Every line of the material below should be copied exactly.
++++++++
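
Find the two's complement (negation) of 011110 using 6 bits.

Original: 011110
Step 1 - Invert all bits: 100001
Step 2 - Add 1: 100010
Verification: 011110 + 100010 = 1000000; discarding the end carry (carry out of the top bit) leaves the 6-bit value 000000, as required for x + (-x)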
++++++++
TASK RESPONSE:
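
Find the two's complement (negation) of 011110 using 6 bits.

Original: 011110
Step 1 - Invert all bits: 100001
Step 2 - Add 1: 100010
Verification: 011110 + 100010 = 1000000; discarding the end carry (carry out of the top bit) leaves the 6-bit value 000000, as required for x + (-x)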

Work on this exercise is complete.